#### WHAT NEEDS TO BE DONE
When the line containing "Given U(x, y)" appears in the listing below, set it down along with each later line through the end, exactly as written, and nothing before it.

#### SOURCE MATERIAL
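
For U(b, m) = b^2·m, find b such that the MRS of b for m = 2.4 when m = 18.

MU_b = 2·b·m and MU_m = b^2.
MRS = MU_b/MU_m = (2/1)·m/b.
Substitute m = 18: MRS = 36/b. Setting 36/b = 2.4 gives b = 36/2.4 = 15.

b = 15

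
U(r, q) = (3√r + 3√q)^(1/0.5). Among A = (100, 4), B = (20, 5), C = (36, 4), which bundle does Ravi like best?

Evaluate utility at each bundle:
U(A) = 1296.000.
U(B) = 405.000.
U(C) = 576.000.
Highest utility is A, so A ≻ C ≻ B.

Bundle A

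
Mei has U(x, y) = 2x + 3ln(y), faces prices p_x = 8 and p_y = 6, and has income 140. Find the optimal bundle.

MU_x = 2, MU_y = 3/y.
MRS = 2 ÷ (3/y).
Tangency: set MRS = p_x/p_y = 8/6 = 4/3.
MRS depends only on y: (2/3)·y = 4/3 ⇒ y* = (4/3)/(2/3) = 2.
From the budget, 8·x = 140 − 6·2 = 128, so x* = 16.

x* = 16, y* = 2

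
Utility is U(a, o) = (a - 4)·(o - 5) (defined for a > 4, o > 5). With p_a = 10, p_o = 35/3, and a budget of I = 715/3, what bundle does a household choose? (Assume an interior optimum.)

MU_a = (o−5), MU_o = (a−4).
MRS = (o−5)/(a−4).
Tangency: set MRS = p_a/p_o = 10/(35/3) = 6/7.
So (o − 5)/(a − 4) = 6/7, i.e. (o − 5) = (6/7)·(a − 4).
Rewrite the budget in excess-of-subsistence terms: 10·(a − 4) + (35/3)·(o − 5) = 715/3 − 10·4 − (35/3)·5 = 140.
Substituting, 20·(a − 4) = 140, so a − 4 = 7 and a* = 11.
Then o − 5 = (6/7)·7 = 6, so o* = 11.

a* = 11, o* = 11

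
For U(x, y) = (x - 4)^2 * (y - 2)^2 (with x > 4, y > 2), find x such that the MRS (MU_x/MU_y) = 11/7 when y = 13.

MU_x = 2·(x−4)·(y−2)^2, MU_y = 2·(x−4)^2·(y−2).
MRS = (y−2)/(x−4).
Substitute y = 13: MRS = 11/(x − 4). Setting this equal to 11/7 gives x − 4 = 11/(11/7) = 7, so x = 11.

x = 11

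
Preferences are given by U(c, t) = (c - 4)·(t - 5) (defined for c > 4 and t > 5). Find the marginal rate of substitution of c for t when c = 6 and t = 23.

MU_c = (t−5), MU_t = (c−4).
MRS = (t−5)/(c−4).
At (6, 23): MRS = 9.
So at (6, 23) the consumer would give up 9 units of t for one more unit of c.

MRS = 9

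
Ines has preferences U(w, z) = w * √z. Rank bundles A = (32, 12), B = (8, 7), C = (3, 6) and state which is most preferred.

Evaluate utility at each bundle:
U(A) = 110.851.
U(B) = 21.166.
U(C) = 7.348.
Highest utility is A, so A ≻ B ≻ C.

Bundle A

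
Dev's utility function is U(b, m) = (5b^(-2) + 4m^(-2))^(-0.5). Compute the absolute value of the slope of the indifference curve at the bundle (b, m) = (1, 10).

MRS = 1250

For CES with ρ = -2, MRS = (5/4)·(m/b)^3.
At (1, 10): MRS = 1250.
The indifference curve has slope −1250 at this bundle.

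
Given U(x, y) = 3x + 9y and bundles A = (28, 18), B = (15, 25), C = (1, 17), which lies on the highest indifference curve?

Bundle B

Evaluate utility at each bundle:
U(A) = 246.
U(B) = 270.
U(C) = 156.
Highest utility is B, so B ≻ A ≻ C.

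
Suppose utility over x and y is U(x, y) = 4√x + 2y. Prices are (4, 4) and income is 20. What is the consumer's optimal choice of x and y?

x* = 1, y* = 4

MU_x = 4/(2√x), MU_y = 2.
MRS = 4/(2√x) ÷ 2.
Tangency: set MRS = p_x/p_y = 4/4 = 1.
MRS depends only on x: 1/√x = 1 ⇒ √x = 1/1 = 1 ⇒ x* = 1.
From the budget, 4·y = 20 − 4·1 = 16, so y* = 4.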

#### TASK RESULT
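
Given U(x, y) = 3x + 9y and bundles A = (28, 18), B = (15, 25), C = (1, 17), which lies on the highest indifference curve?

Bundle B

Evaluate utility at each bundle:
U(A) = 246.
U(B) = 270.
U(C) = 156.
Highest utility is B, so B ≻ A ≻ C.

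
Suppose utility over x and y is U(x, y) = 4√x + 2y. Prices are (4, 4) and income is 20. What is the consumer's optimal choice of x and y?

x* = 1, y* = 4

MU_x = 4/(2√x), MU_y = 2.
MRS = 4/(2√x) ÷ 2.
Tangency: set MRS = p_x/p_y = 4/4 = 1.
MRS depends only on x: 1/√x = 1 ⇒ √x = 1/1 = 1 ⇒ x* = 1.
From the budget, 4·y = 20 − 4·1 = 16, so y* = 4.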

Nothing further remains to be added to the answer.